• _Try it_:
Your answer must match the data word for word.

• _Exercise input_:
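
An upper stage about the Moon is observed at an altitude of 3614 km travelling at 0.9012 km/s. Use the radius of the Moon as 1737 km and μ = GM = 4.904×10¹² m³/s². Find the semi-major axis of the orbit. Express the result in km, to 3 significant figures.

a ≈ 4800 km

r = 1737 + 3614 = 5351.0 km = 5.351×10⁶ m.
Vis-viva rearranged: 1/a = 2/r − v²/μ = 3.738×10⁻⁷ − 1.656×10⁻⁷ = 2.081×10⁻⁷ m⁻¹.
a = 4.804×10⁶ m = 4804.2 km.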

• _Response for this exercise_:
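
An upper stage about the Moon is observed at an altitude of 3614 km travelling at 0.9012 km/s. Use the radius of the Moon as 1737 km and μ = GM = 4.904×10¹² m³/s². Find the semi-major axis of the orbit. Express the result in km, to 3 significant figures.

a ≈ 4800 km

r = 1737 + 3614 = 5351.0 km = 5.351×10⁶ m.
Vis-viva rearranged: 1/a = 2/r − v²/μ = 3.738×10⁻⁷ − 1.656×10⁻⁷ = 2.081×10⁻⁷ m⁻¹.
a = 4.804×10⁶ m = 4804.2 km.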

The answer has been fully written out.